• Requirement:
Each line of the data that includes "Study" must be copied.

Dataset items:
----------

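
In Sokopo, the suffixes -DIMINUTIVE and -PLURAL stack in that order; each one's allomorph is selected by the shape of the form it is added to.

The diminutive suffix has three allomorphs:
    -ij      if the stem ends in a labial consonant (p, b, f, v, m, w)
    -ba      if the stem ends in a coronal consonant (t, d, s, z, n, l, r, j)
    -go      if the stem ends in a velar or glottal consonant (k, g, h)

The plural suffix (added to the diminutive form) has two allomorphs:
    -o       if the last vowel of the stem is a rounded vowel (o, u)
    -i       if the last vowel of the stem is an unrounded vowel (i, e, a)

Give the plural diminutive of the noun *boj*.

bojbai

Since the final consonant of *boj* is /j/ (coronal), it takes -ba, giving *bojba*.
The diminutive form *bojba*: last vowel = /a/, an unrounded vowel → -i → *bojbai*.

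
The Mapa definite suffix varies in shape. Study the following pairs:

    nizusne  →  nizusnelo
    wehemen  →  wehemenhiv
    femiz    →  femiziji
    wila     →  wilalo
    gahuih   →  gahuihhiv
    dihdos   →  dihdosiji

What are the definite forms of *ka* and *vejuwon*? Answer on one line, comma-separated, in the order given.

The pattern is sibilance of the final sound: -iji when the stem ends in a sibilant (*femiz*, *dihdos*); -hiv when the stem ends in a non-sibilant consonant (*wehemen*, *gahuih*); -lo when the stem ends in a vowel (*nizusne*, *wila*).
*ka* — final sound /a/ (a vowel) → -lo → *kalo*.
The final sound of *vejuwon* is /n/, which is a non-sibilant consonant, so the suffix is -hiv, giving *vejuwonhiv*.

kalo, vejuwonhiv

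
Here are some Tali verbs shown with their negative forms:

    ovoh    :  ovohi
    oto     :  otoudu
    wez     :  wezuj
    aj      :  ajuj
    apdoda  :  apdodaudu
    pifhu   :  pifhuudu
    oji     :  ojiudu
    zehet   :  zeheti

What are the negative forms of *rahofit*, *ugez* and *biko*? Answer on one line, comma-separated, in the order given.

The pattern is voicing of the final sound: -i when the stem ends in a voiceless consonant (*ovoh*, *zehet*); -uj when the stem ends in a voiced consonant (*wez*, *aj*); -udu when the stem ends in a vowel (*oto*, *apdoda*, *pifhu*, *oji*).
*rahofit*: final sound = /t/, a voiceless consonant → -i → *rahofiti*.
Since the final sound of *ugez* is /z/ (a voiced consonant), it takes -uj, giving *ugezuj*.
The final sound of *biko* is /o/, which is a vowel, so the suffix is -udu, giving *bikoudu*.

rahofiti, ugezuj, bikoudu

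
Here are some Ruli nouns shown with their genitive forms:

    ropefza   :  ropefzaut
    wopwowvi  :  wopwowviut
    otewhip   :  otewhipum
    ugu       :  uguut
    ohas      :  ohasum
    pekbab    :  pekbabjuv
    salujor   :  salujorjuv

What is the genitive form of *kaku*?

kakuut

The alternation tracks the final sound of the stem — -um when the stem ends in a voiceless consonant (*otewhip*, *ohas*); -juv when the stem ends in a voiced consonant (*pekbab*, *salujor*); -ut when the stem ends in a vowel (*ropefza*, *wopwowvi*, *ugu*).
*kaku* — final sound /u/ (a vowel) → -ut → *kakuut*.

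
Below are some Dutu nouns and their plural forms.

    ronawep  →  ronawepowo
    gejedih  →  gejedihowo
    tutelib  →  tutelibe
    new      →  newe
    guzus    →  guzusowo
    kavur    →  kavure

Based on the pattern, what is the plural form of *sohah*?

sohahowo

The pattern is voicing of the final consonant: -owo when the stem ends in a voiceless consonant (*ronawep*, *gejedih*, *guzus*); -e when the stem ends in a voiced consonant (*tutelib*, *new*, *kavur*).
*sohah*: final consonant = /h/, voiceless → -owo → *sohahowo*.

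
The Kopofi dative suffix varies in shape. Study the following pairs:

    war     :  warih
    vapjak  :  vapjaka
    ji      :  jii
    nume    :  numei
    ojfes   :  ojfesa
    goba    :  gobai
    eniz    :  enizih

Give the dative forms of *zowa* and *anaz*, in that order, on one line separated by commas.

The suffix is conditioned by the final sound: -a when the stem ends in a voiceless consonant (*vapjak*, *ojfes*); -ih when the stem ends in a voiced consonant (*war*, *eniz*); -i when the stem ends in a vowel (*ji*, *nume*, *goba*).
The final sound of *zowa* is /a/, which is a vowel, so the suffix is -i, giving *zowai*.
*anaz*: final sound = /z/, a voiced consonant → -ih → *anazih*.

zowai, anazih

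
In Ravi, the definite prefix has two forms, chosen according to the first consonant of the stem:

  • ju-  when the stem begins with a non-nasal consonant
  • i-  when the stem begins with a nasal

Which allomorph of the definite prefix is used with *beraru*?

Since the first consonant of *beraru* is /b/ (non-nasal), it takes ju-.

ju-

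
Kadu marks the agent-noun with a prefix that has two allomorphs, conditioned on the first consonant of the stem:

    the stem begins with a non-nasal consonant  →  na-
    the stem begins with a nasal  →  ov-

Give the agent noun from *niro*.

ovniro

The first consonant of *niro* is /n/, which is a nasal, so the prefix is ov-, giving *ovniro*.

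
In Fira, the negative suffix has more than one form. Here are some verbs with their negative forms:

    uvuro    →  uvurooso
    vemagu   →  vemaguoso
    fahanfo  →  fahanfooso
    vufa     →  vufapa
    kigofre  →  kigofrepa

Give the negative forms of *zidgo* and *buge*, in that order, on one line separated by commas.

The pattern is rounding harmony: -oso when the last vowel of the stem is a rounded vowel (*uvuro*, *vemagu*, *fahanfo*); -pa when the last vowel of the stem is an unrounded vowel (*vufa*, *kigofre*).
Since the last vowel of *zidgo* is /o/ (a rounded vowel), it takes -oso, giving *zidgooso*.
The last vowel of *buge* is /e/, which is an unrounded vowel, so the suffix is -pa, giving *bugepa*.

zidgooso, bugepa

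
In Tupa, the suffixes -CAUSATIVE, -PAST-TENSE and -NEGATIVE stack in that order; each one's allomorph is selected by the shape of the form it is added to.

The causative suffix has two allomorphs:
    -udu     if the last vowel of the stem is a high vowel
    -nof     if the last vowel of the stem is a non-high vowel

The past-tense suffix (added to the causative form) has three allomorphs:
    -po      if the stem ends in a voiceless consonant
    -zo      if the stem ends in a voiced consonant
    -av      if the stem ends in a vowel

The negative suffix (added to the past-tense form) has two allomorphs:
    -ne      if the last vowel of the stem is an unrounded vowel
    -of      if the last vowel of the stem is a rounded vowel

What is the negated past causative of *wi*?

wiuduavne

*wi* — last vowel /i/ (a high vowel) → -udu → *wiudu*.
The causative form *wiudu*: final sound = /u/, a vowel → -av → *wiuduav*.
The past-tense form *wiuduav*: last vowel = /a/, an unrounded vowel → -ne → *wiuduavne*.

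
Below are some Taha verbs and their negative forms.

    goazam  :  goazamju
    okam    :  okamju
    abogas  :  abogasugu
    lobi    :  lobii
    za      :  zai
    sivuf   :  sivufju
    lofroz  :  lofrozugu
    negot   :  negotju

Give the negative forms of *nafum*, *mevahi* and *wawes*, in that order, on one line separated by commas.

nafumju, mevahii, wawesugu

The suffix is conditioned by the final sound: -ugu when the stem ends in a sibilant (*abogas*, *lofroz*); -ju when the stem ends in a non-sibilant consonant (*goazam*, *okam*, *sivuf*, *negot*); -i when the stem ends in a vowel (*lobi*, *za*).
Since the final sound of *nafum* is /m/ (a non-sibilant consonant), it takes -ju, giving *nafumju*.
The final sound of *mevahi* is /i/, which is a vowel, so the suffix is -i, giving *mevahii*.
*wawes*: final sound = /s/, a sibilant → -ugu → *wawesugu*.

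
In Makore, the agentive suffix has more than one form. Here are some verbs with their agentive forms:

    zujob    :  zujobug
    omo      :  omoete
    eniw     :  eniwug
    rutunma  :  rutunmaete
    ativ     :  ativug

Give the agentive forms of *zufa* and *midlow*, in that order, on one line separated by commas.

zufaete, midlowug

The pattern is consonant vs. vowel: -ug when the stem ends in a consonant (*zujob*, *eniw*, *ativ*); -ete when the stem ends in a vowel (*omo*, *rutunma*).
The final sound of *zufa* is /a/, which is a vowel, so the suffix is -ete, giving *zufaete*.
*midlow* — final sound /w/ (a consonant) → -ug → *midlowug*.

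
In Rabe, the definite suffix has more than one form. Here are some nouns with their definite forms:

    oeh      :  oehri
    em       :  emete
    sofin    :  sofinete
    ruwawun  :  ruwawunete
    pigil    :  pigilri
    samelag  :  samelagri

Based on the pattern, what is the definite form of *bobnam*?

bobnamete

The alternation tracks the final consonant of the stem — -ete when the stem ends in a nasal (*em*, *sofin*, *ruwawun*); -ri when the stem ends in a non-nasal consonant (*oeh*, *pigil*, *samelag*).
The final consonant of *bobnam* is /m/, which is a nasal, so the suffix is -ete, giving *bobnamete*.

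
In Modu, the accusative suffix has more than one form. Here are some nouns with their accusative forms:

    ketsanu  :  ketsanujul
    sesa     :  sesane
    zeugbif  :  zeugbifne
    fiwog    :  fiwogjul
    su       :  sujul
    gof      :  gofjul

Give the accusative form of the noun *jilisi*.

jilisine

The pattern is rounding harmony: -jul when the last vowel of the stem is a rounded vowel (*ketsanu*, *fiwog*, *su*, *gof*); -ne when the last vowel of the stem is an unrounded vowel (*sesa*, *zeugbif*).
Since the last vowel of *jilisi* is /i/ (an unrounded vowel), it takes -ne, giving *jilisine*.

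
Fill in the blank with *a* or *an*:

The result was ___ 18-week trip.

an

The indefinite article is chosen by the initial *sound* of the following word, not its spelling.
The number *18* is spoken "eighteen", beginning with /ˌeɪˈtiːn/ — a vowel sound.
So the article is *an*: The result was an 18-week trip.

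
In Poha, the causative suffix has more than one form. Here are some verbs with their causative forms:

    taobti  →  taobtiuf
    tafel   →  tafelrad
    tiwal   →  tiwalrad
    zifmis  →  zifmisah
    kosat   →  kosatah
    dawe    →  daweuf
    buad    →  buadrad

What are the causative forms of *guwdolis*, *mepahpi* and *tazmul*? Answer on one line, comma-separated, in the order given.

guwdolisah, mepahpiuf, tazmulrad

The suffix is conditioned by the final sound: -ah when the stem ends in a voiceless consonant (*zifmis*, *kosat*); -rad when the stem ends in a voiced consonant (*tafel*, *tiwal*, *buad*); -uf when the stem ends in a vowel (*taobti*, *dawe*).
The final sound of *guwdolis* is /s/, which is a voiceless consonant, so the suffix is -ah, giving *guwdolisah*.
*mepahpi*: final sound = /i/, a vowel → -uf → *mepahpiuf*.
The final sound of *tazmul* is /l/, which is a voiced consonant, so the suffix is -rad, giving *tazmulrad*.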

----------

• Written solution:
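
The Mapa definite suffix varies in shape. Study the following pairs:
The Kopofi dative suffix varies in shape. Study the following pairs: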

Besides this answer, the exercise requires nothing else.